***** Extracted material *****

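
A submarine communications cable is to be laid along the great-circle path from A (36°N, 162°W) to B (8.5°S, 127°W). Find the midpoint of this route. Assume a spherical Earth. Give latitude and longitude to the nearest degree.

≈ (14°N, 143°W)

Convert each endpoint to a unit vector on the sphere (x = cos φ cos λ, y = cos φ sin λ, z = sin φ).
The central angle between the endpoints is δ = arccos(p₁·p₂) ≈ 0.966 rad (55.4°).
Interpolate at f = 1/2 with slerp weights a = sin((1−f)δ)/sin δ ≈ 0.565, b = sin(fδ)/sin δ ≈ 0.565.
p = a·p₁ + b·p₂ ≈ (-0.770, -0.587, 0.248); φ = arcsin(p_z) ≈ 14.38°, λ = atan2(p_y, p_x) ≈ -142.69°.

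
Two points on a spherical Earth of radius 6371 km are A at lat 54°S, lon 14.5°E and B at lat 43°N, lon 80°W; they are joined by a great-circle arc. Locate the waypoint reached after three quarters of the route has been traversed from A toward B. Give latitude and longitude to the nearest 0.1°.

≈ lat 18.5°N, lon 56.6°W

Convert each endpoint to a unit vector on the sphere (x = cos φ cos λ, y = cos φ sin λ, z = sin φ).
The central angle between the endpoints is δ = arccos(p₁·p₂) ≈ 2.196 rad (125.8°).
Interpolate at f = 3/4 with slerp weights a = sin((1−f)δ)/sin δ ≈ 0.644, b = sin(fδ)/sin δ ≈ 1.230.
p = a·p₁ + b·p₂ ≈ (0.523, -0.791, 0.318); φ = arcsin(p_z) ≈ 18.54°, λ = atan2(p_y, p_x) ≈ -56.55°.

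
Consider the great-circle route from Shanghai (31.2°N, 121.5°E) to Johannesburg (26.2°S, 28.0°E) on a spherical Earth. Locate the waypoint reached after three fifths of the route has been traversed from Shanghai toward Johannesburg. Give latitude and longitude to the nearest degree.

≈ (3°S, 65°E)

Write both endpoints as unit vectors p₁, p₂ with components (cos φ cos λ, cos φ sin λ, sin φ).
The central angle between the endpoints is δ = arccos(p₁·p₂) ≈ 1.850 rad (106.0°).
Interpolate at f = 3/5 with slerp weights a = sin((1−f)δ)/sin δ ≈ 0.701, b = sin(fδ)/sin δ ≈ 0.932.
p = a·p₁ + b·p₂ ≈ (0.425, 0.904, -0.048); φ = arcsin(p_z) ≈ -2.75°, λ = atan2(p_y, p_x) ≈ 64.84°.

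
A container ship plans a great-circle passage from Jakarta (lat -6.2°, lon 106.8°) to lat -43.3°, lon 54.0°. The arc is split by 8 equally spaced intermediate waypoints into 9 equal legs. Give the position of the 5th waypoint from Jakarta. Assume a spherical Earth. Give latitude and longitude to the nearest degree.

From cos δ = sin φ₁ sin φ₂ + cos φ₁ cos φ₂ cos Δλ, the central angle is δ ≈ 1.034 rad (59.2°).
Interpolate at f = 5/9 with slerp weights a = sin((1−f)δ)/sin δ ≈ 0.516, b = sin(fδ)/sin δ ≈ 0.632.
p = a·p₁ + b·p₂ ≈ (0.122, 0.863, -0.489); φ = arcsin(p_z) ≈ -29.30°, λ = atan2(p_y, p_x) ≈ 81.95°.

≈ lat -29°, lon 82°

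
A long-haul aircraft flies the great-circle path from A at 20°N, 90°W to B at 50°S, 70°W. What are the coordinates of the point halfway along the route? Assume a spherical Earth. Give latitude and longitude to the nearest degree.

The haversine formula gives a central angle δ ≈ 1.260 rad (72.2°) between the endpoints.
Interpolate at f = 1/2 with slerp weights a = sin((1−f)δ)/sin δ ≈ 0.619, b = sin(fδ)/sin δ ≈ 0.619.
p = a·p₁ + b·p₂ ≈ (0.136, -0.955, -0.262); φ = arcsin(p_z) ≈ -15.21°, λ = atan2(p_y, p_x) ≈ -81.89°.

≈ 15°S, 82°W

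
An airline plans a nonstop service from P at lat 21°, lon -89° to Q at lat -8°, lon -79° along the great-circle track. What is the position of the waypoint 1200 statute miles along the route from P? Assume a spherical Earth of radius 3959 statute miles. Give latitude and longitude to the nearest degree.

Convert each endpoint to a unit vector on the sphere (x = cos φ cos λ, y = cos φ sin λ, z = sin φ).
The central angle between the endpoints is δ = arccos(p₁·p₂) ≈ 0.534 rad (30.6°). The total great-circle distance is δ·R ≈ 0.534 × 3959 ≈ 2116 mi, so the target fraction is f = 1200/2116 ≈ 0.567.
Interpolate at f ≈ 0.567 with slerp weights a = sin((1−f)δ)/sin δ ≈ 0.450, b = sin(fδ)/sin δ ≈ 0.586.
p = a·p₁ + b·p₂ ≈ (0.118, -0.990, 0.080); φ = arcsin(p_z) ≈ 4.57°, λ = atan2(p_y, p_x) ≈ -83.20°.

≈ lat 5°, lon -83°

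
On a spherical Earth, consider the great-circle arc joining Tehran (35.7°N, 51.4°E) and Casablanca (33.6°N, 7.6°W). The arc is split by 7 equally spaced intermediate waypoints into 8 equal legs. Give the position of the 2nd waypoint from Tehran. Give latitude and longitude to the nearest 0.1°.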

*****
***** Extracted material *****

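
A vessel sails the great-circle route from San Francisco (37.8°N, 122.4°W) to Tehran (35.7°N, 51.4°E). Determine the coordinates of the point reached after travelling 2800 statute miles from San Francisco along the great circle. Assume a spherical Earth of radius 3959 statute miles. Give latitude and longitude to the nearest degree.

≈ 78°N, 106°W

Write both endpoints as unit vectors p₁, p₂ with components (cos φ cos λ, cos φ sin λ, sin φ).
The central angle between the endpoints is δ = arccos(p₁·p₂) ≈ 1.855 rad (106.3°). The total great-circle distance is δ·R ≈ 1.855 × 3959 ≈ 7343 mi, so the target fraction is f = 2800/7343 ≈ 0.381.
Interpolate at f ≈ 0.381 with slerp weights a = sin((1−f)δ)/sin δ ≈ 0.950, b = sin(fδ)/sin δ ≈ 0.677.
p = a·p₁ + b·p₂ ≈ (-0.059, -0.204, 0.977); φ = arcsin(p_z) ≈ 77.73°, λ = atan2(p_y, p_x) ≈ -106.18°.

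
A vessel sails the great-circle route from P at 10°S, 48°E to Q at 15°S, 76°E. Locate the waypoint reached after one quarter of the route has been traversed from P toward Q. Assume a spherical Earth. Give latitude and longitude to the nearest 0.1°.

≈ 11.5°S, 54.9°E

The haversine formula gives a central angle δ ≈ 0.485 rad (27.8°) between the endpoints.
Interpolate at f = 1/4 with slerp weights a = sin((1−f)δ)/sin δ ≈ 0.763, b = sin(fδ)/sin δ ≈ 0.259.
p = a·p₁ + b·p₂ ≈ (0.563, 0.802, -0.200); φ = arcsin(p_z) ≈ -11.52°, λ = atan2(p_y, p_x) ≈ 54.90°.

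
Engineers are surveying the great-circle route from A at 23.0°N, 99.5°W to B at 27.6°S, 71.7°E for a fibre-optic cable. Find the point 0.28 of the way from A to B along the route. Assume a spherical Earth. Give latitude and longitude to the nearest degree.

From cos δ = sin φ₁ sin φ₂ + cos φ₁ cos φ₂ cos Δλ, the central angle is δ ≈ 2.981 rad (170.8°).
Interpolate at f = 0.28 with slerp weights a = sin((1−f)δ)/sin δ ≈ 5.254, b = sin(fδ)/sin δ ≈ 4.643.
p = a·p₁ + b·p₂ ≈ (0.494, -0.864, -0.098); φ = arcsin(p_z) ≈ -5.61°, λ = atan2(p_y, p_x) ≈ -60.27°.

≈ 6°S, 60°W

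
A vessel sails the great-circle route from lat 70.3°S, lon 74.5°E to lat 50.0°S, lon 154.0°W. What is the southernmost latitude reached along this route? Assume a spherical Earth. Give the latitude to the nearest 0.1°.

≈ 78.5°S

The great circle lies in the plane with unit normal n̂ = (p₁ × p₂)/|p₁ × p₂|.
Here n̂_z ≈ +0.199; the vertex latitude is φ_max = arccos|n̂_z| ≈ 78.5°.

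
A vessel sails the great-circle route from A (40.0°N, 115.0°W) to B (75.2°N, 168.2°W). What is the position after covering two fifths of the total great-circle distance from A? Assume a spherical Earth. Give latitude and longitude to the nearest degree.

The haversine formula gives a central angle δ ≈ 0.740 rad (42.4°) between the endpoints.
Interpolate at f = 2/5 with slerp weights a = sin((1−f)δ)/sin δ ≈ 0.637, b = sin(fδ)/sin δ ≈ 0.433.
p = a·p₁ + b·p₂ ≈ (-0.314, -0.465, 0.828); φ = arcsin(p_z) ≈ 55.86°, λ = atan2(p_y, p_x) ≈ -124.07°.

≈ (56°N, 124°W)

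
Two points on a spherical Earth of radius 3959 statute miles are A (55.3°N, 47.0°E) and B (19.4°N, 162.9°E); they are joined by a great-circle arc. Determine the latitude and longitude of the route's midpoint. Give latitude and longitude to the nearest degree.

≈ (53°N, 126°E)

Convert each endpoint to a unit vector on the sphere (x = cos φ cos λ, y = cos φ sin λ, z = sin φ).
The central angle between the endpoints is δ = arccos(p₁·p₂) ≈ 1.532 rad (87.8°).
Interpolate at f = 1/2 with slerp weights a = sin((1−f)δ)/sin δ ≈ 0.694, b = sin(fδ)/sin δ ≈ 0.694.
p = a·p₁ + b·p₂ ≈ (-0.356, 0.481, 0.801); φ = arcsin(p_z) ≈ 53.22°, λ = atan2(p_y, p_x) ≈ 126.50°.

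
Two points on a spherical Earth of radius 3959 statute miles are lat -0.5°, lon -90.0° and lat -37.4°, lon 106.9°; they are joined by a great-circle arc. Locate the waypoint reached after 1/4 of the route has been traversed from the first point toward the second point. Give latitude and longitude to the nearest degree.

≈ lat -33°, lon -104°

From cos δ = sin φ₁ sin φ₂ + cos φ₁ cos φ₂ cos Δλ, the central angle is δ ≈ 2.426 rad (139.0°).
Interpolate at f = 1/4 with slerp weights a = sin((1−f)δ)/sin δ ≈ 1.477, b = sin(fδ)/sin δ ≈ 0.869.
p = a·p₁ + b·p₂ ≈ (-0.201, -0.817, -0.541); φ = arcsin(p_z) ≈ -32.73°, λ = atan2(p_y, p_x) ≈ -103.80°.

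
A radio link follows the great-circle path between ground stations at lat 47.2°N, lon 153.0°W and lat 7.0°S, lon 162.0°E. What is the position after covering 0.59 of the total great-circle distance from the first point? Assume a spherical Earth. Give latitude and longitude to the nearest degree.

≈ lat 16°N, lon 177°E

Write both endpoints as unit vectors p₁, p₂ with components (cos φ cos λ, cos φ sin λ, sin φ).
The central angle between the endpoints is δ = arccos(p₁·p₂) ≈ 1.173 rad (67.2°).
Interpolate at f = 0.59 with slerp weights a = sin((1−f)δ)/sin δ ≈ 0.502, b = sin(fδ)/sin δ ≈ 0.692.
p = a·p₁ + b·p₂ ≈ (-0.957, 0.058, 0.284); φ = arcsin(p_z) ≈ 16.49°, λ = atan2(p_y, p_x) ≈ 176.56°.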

*****
***** Extracted material *****

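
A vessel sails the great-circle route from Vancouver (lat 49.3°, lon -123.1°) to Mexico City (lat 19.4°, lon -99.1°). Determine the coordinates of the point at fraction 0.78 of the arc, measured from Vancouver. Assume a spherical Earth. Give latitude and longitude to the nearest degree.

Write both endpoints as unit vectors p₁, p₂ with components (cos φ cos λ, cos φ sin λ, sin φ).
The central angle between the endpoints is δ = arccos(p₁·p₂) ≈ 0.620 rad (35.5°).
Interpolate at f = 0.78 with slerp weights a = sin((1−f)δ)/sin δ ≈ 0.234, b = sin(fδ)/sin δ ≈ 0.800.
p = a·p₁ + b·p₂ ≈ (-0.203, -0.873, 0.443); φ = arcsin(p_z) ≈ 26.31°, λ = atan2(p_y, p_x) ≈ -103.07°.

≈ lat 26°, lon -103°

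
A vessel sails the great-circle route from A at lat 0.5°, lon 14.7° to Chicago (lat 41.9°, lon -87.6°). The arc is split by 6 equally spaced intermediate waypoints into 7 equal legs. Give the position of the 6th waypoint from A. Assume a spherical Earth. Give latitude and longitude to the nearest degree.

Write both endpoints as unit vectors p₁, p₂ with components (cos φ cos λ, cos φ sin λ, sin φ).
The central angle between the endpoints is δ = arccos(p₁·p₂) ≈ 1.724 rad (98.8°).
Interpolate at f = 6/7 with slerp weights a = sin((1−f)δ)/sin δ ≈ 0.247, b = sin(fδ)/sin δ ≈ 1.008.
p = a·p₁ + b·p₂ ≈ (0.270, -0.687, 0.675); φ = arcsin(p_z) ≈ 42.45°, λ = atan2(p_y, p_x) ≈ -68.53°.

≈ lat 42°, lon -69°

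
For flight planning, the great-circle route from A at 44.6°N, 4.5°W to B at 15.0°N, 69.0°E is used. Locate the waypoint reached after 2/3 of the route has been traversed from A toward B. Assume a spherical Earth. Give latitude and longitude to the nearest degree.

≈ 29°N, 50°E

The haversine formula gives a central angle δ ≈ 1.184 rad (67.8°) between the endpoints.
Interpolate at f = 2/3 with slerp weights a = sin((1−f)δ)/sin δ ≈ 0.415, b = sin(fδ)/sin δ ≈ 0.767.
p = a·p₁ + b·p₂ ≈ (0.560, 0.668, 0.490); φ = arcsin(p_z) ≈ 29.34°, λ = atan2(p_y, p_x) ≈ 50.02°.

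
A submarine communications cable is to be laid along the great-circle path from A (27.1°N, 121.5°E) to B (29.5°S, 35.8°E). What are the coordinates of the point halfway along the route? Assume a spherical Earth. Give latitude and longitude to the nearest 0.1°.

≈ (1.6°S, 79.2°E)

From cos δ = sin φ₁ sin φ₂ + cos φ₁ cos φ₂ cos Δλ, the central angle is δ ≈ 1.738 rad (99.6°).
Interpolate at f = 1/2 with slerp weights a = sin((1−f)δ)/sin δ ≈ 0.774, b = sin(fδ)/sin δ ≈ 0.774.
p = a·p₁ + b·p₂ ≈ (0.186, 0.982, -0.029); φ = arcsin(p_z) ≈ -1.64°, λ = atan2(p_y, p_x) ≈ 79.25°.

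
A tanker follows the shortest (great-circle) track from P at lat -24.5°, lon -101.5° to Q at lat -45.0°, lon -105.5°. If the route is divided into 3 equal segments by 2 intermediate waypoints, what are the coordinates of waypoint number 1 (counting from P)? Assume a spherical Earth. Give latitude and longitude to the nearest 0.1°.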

*****

The lines to extract from the data above begin with the line containing "A long-haul aircraft" and end with the line containing "On a spherical Earth, consider". Extract them exactly, including both.

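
A long-haul aircraft flies the great-circle path from A at 20°N, 90°W to B at 50°S, 70°W. What are the coordinates of the point halfway along the route? Assume a spherical Earth. Give latitude and longitude to the nearest degree.

The haversine formula gives a central angle δ ≈ 1.260 rad (72.2°) between the endpoints.
Interpolate at f = 1/2 with slerp weights a = sin((1−f)δ)/sin δ ≈ 0.619, b = sin(fδ)/sin δ ≈ 0.619.
p = a·p₁ + b·p₂ ≈ (0.136, -0.955, -0.262); φ = arcsin(p_z) ≈ -15.21°, λ = atan2(p_y, p_x) ≈ -81.89°.

≈ 15°S, 82°W

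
An airline plans a nonstop service from P at lat 21°, lon -89° to Q at lat -8°, lon -79° along the great-circle track. What is the position of the waypoint 1200 statute miles along the route from P? Assume a spherical Earth of radius 3959 statute miles. Give latitude and longitude to the nearest degree.

Convert each endpoint to a unit vector on the sphere (x = cos φ cos λ, y = cos φ sin λ, z = sin φ).
The central angle between the endpoints is δ = arccos(p₁·p₂) ≈ 0.534 rad (30.6°). The total great-circle distance is δ·R ≈ 0.534 × 3959 ≈ 2116 mi, so the target fraction is f = 1200/2116 ≈ 0.567.
Interpolate at f ≈ 0.567 with slerp weights a = sin((1−f)δ)/sin δ ≈ 0.450, b = sin(fδ)/sin δ ≈ 0.586.
p = a·p₁ + b·p₂ ≈ (0.118, -0.990, 0.080); φ = arcsin(p_z) ≈ 4.57°, λ = atan2(p_y, p_x) ≈ -83.20°.

≈ lat 5°, lon -83°

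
On a spherical Earth, consider the great-circle arc joining Tehran (35.7°N, 51.4°E) and Casablanca (33.6°N, 7.6°W). The arc is split by 7 equally spaced intermediate waypoints into 8 equal legs. Give the position of the 2nd waypoint from Tehran. Give latitude and longitude to the nearest 0.1°.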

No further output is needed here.